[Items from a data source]
________________________________________
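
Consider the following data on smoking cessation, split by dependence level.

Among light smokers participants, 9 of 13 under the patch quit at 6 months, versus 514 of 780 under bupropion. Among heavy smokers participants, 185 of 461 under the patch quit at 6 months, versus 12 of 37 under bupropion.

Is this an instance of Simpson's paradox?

Light smokers: the patch 9/13 = 69.2%, bupropion 514/780 = 65.9% → the patch
Heavy smokers: the patch 185/461 = 40.1%, bupropion 12/37 = 32.4% → the patch
Overall: the patch 194/474 = 40.9%, bupropion 526/817 = 64.4% → bupropion
The patch wins each dependence group but bupropion wins overall — the comparison reverses. The patch's participants skew toward heavy smokers, which has a lower base rate.

Yes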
________________________________________
[Instructions to follow] Retype nothing except the lines from the line holding "Among light smokers" through the last line of the entries, both included.

[Solution to the exercise]
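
Among light smokers participants, 9 of 13 under the patch quit at 6 months, versus 514 of 780 under bupropion. Among heavy smokers participants, 185 of 461 under the patch quit at 6 months, versus 12 of 37 under bupropion.

Is this an instance of Simpson's paradox?

Light smokers: the patch 9/13 = 69.2%, bupropion 514/780 = 65.9% → the patch
Heavy smokers: the patch 185/461 = 40.1%, bupropion 12/37 = 32.4% → the patch
Overall: the patch 194/474 = 40.9%, bupropion 526/817 = 64.4% → bupropion
The patch wins each dependence group but bupropion wins overall — the comparison reverses. The patch's participants skew toward heavy smokers, which has a lower base rate.

Yes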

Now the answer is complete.